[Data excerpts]
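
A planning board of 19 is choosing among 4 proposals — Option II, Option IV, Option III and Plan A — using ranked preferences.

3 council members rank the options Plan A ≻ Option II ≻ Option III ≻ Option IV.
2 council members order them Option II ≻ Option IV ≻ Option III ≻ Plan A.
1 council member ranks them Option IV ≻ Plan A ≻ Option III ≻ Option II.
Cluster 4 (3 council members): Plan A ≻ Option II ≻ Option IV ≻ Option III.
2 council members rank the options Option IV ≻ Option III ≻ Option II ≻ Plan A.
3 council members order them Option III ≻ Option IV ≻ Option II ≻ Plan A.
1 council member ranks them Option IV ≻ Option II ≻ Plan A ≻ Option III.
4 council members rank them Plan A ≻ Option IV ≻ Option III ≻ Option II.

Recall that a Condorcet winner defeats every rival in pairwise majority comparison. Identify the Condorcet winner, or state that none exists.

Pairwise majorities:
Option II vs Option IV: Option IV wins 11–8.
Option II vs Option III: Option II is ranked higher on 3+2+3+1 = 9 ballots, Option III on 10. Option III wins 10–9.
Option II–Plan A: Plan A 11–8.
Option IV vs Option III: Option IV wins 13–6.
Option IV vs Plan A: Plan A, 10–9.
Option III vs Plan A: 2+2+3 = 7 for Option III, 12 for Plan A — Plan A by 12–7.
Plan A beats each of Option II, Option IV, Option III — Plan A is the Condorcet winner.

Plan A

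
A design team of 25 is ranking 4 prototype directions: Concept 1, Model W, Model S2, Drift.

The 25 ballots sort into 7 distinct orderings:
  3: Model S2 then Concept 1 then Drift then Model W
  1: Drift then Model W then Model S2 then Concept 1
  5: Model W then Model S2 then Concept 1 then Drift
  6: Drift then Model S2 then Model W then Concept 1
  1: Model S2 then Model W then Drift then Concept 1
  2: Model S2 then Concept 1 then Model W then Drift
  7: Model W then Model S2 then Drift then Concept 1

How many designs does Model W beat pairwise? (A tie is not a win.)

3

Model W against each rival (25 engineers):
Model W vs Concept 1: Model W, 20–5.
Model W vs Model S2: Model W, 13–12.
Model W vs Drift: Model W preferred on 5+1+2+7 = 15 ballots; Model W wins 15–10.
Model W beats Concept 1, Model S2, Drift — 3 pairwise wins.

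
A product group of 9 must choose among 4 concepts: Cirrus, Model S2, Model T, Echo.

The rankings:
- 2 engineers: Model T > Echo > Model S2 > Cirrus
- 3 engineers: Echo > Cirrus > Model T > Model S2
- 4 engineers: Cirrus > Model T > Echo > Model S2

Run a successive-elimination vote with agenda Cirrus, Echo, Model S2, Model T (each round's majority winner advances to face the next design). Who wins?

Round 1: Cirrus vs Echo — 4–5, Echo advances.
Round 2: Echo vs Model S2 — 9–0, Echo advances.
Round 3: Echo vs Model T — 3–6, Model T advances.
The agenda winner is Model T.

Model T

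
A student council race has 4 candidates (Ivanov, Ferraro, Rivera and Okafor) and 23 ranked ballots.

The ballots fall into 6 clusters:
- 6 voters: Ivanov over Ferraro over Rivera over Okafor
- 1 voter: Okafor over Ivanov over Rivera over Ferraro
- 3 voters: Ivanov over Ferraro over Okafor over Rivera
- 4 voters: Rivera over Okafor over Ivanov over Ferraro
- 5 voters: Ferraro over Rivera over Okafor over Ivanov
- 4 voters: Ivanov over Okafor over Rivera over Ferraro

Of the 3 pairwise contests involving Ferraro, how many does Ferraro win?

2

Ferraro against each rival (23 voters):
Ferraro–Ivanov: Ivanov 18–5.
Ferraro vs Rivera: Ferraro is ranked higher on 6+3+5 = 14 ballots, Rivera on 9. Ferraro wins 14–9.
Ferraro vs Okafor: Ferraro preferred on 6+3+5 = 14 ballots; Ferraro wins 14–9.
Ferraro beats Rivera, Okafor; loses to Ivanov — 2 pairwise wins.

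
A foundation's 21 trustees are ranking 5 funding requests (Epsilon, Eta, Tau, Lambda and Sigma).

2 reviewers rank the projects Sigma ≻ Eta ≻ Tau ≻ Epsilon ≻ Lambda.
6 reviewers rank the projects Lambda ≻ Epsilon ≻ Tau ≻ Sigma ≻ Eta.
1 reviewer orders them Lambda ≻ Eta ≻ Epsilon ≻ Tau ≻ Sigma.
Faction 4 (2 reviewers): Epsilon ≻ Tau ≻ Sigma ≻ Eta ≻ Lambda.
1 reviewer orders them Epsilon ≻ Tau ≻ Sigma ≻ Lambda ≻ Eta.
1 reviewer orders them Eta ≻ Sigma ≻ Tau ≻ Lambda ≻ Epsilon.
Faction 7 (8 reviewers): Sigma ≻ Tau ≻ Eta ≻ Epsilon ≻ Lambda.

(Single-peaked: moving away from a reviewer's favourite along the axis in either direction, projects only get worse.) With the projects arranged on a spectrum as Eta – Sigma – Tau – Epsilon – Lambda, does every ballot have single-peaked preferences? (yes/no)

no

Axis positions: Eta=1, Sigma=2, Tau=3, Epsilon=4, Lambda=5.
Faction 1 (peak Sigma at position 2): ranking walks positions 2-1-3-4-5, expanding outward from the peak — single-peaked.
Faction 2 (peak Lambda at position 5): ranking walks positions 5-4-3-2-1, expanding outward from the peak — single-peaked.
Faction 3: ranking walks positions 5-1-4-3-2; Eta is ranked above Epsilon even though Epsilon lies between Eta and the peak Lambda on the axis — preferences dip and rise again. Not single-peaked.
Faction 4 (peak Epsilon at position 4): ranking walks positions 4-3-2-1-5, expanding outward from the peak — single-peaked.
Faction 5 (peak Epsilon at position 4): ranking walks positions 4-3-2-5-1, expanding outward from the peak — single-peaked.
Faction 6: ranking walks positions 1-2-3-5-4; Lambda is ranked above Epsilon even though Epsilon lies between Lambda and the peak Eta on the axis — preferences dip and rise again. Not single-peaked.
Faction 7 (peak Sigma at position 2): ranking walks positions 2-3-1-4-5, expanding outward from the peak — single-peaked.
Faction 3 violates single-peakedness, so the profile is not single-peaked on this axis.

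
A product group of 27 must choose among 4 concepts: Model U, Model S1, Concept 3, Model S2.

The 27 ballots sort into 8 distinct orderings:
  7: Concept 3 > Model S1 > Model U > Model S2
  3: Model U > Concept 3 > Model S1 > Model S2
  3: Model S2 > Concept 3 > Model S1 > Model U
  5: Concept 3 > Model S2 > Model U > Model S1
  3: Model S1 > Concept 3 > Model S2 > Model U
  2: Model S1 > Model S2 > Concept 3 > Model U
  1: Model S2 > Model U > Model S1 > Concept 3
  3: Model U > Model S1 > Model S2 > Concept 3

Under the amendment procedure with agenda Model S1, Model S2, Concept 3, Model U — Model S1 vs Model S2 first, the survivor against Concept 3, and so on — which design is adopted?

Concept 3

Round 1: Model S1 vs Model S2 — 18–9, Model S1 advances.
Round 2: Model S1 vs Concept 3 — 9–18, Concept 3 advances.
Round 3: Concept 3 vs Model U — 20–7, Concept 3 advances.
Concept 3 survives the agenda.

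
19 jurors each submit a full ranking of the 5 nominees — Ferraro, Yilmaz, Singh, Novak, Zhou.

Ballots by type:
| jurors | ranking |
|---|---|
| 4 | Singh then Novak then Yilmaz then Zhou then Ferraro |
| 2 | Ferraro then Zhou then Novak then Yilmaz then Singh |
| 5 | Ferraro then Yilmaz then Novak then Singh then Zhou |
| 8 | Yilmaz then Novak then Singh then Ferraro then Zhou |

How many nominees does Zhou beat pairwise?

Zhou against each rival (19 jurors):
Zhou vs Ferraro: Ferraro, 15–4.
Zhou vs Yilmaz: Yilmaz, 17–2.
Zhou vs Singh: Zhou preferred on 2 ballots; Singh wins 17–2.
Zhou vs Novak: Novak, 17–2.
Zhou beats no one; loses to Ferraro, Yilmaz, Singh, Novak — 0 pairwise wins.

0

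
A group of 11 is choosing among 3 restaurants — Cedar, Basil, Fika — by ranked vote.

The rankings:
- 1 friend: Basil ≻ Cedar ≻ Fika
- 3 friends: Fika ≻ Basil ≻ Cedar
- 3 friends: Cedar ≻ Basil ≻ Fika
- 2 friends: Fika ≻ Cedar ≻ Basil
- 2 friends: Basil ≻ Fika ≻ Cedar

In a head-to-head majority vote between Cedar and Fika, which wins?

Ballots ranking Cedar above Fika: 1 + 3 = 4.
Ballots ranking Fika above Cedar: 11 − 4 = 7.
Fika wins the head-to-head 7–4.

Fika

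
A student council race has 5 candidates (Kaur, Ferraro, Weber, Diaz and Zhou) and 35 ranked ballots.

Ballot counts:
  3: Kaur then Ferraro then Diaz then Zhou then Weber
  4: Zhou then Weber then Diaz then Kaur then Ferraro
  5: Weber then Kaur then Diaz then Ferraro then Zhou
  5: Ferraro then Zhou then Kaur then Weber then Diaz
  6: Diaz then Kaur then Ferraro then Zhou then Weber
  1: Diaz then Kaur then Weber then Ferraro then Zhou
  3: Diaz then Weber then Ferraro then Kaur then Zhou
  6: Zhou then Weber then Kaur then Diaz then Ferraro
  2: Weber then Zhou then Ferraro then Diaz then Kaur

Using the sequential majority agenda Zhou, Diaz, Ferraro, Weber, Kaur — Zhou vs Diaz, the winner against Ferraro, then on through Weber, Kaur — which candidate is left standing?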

Assignment
The answer must be every line of the records that holds the string "options".

Task result
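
3 council members rank the options Plan A ≻ Option II ≻ Option III ≻ Option IV.
2 council members rank the options Option IV ≻ Option III ≻ Option II ≻ Plan A.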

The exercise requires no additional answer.